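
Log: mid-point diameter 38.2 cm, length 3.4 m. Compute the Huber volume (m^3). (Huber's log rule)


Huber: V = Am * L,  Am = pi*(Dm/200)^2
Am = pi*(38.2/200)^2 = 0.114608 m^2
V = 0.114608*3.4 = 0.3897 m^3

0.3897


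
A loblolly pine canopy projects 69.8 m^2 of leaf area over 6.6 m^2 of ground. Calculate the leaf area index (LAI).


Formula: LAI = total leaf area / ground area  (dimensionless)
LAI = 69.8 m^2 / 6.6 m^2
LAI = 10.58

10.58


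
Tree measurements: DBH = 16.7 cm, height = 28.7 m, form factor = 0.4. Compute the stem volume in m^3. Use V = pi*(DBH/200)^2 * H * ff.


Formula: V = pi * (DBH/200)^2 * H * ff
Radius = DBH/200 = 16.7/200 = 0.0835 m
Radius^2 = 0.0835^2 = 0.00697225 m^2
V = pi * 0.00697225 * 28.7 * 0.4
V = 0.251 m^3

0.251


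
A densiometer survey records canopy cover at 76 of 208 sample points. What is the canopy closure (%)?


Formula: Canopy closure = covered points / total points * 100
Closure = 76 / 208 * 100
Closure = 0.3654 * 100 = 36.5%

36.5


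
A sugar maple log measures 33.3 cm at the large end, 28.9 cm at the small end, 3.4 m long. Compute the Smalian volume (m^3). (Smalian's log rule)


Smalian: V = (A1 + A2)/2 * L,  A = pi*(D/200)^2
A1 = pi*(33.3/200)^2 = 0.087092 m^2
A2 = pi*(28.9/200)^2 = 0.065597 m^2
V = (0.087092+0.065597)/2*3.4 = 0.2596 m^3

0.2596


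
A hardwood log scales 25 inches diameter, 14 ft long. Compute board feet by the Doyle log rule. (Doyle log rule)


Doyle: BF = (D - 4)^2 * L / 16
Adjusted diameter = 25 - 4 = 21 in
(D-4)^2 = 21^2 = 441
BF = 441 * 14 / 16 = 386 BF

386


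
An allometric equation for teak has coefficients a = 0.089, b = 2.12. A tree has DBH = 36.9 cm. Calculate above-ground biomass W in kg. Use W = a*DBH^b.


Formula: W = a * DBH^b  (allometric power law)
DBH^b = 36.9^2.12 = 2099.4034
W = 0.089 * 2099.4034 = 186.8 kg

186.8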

TASK TO CARRY OUT: After locating the line with "An allometric equation", output that line and every later one exactly, through the end of the entries above.

ANSWER TO THIS TASK:
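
An allometric equation for teak has coefficients a = 0.089, b = 2.12. A tree has DBH = 36.9 cm. Calculate above-ground biomass W in kg. Use W = a*DBH^b.


Formula: W = a * DBH^b  (allometric power law)
DBH^b = 36.9^2.12 = 2099.4034
W = 0.089 * 2099.4034 = 186.8 kg

186.8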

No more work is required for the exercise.